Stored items
▬▬▬▬▬▬

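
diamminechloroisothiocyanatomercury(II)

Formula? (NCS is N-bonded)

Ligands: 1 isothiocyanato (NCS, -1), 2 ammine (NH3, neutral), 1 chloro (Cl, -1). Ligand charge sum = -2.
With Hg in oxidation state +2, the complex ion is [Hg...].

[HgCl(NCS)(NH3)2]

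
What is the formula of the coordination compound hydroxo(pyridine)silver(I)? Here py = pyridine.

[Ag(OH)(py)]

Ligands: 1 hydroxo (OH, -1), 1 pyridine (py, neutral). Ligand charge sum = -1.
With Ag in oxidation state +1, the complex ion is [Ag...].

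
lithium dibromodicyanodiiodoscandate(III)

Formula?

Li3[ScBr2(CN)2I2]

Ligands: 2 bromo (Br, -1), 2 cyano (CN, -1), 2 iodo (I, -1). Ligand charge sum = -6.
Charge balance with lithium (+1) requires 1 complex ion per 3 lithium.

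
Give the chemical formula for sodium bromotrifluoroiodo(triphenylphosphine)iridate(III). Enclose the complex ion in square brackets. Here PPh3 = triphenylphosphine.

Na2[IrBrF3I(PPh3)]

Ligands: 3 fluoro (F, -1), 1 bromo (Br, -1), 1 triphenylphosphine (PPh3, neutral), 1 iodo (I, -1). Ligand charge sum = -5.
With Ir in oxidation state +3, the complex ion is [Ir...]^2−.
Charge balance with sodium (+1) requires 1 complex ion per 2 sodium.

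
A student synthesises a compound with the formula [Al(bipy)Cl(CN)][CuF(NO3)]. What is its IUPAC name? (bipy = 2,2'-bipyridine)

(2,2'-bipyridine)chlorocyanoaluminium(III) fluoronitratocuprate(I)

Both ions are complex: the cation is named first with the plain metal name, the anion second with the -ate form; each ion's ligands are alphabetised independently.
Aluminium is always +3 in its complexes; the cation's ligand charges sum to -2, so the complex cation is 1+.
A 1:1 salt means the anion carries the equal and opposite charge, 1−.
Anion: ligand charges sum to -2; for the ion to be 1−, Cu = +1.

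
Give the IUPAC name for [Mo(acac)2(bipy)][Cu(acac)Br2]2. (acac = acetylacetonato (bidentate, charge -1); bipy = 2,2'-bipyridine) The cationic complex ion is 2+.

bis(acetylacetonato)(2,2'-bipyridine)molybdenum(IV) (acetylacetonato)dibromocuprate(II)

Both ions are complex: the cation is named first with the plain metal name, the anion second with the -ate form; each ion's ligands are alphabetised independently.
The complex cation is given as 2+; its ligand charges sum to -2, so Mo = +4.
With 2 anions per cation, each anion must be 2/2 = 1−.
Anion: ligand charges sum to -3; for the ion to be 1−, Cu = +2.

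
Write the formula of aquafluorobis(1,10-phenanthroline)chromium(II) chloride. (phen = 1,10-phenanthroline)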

▬▬▬▬▬▬

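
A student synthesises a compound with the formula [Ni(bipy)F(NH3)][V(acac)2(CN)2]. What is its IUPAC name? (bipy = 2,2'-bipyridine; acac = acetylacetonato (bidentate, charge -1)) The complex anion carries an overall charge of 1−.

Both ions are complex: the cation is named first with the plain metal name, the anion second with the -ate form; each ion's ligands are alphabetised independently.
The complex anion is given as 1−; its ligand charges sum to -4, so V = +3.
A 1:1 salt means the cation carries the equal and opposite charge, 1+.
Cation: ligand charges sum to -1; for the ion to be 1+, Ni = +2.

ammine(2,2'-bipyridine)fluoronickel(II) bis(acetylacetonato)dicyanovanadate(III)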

▬▬▬▬▬▬

Required action
Take the records above and return, word for word, only the lines that fall from the line with "(bipy = 2,2'-bipyridine)" to the line with "Write the formula", both of them included.

Task solution
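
A student synthesises a compound with the formula [Al(bipy)Cl(CN)][CuF(NO3)]. What is its IUPAC name? (bipy = 2,2'-bipyridine)

(2,2'-bipyridine)chlorocyanoaluminium(III) fluoronitratocuprate(I)

Both ions are complex: the cation is named first with the plain metal name, the anion second with the -ate form; each ion's ligands are alphabetised independently.
Aluminium is always +3 in its complexes; the cation's ligand charges sum to -2, so the complex cation is 1+.
A 1:1 salt means the anion carries the equal and opposite charge, 1−.
Anion: ligand charges sum to -2; for the ion to be 1−, Cu = +1.

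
Give the IUPAC name for [Mo(acac)2(bipy)][Cu(acac)Br2]2. (acac = acetylacetonato (bidentate, charge -1); bipy = 2,2'-bipyridine) The cationic complex ion is 2+.

bis(acetylacetonato)(2,2'-bipyridine)molybdenum(IV) (acetylacetonato)dibromocuprate(II)

Both ions are complex: the cation is named first with the plain metal name, the anion second with the -ate form; each ion's ligands are alphabetised independently.
The complex cation is given as 2+; its ligand charges sum to -2, so Mo = +4.
With 2 anions per cation, each anion must be 2/2 = 1−.
Anion: ligand charges sum to -3; for the ion to be 1−, Cu = +2.

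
Write the formula of aquafluorobis(1,10-phenanthroline)chromium(II) chloride. (phen = 1,10-phenanthroline)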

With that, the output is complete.